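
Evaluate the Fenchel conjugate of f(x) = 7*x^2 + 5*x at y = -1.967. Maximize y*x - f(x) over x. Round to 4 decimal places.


f*(y) = sup_x {y*x - a*x^2 - b*x} = sup_x {(y-b)*x - a*x^2}
FOC: (y - b) - 2a*x = 0 => x* = (y - b)/(2a)
x* = (-1.967 - 5)/(2*7) = -0.4976
f*(-1.967) = (y-b)^2/(4a) = (-1.967 - 5)^2/(4*7)
= 48.5391/28 = 1.7335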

> [WHAT IS BEING ASKED]: Without any change, reproduce the data in full.

> [PROBLEM SOLUTION]:
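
Evaluate the Fenchel conjugate of f(x) = 7*x^2 + 5*x at y = -1.967. Maximize y*x - f(x) over x. Round to 4 decimal places.


f*(y) = sup_x {y*x - a*x^2 - b*x} = sup_x {(y-b)*x - a*x^2}
FOC: (y - b) - 2a*x = 0 => x* = (y - b)/(2a)
x* = (-1.967 - 5)/(2*7) = -0.4976
f*(-1.967) = (y-b)^2/(4a) = (-1.967 - 5)^2/(4*7)
= 48.5391/28 = 1.7335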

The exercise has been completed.